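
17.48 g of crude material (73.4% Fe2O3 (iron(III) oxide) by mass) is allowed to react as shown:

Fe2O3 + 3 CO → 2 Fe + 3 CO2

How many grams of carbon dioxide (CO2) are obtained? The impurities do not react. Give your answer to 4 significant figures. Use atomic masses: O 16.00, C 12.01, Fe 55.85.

10.61 g

Mass of pure Fe2O3 = 17.48 g × 0.734 = 12.830 g.
M(Fe2O3) = 2(55.85) + 3(16.00) = 159.70 g/mol.
M(CO2) = 12.01 + 2(16.00) = 44.01 g/mol.
n(Fe2O3) = 12.830 g / 159.70 g/mol = 0.080340 mol.
From the equation the Fe2O3:CO2 mole ratio is 1:3, so n(CO2) = 0.080340 × 3/1 = 0.24102 mol.
Mass of CO2 = 0.24102 mol × 44.01 g/mol = 10.607 g.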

################

Go through the listing and copy each line exactly.

**Exercise response:**
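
17.48 g of crude material (73.4% Fe2O3 (iron(III) oxide) by mass) is allowed to react as shown:

Fe2O3 + 3 CO → 2 Fe + 3 CO2

How many grams of carbon dioxide (CO2) are obtained? The impurities do not react. Give your answer to 4 significant figures. Use atomic masses: O 16.00, C 12.01, Fe 55.85.

10.61 g

Mass of pure Fe2O3 = 17.48 g × 0.734 = 12.830 g.
M(Fe2O3) = 2(55.85) + 3(16.00) = 159.70 g/mol.
M(CO2) = 12.01 + 2(16.00) = 44.01 g/mol.
n(Fe2O3) = 12.830 g / 159.70 g/mol = 0.080340 mol.
From the equation the Fe2O3:CO2 mole ratio is 1:3, so n(CO2) = 0.080340 × 3/1 = 0.24102 mol.
Mass of CO2 = 0.24102 mol × 44.01 g/mol = 10.607 g.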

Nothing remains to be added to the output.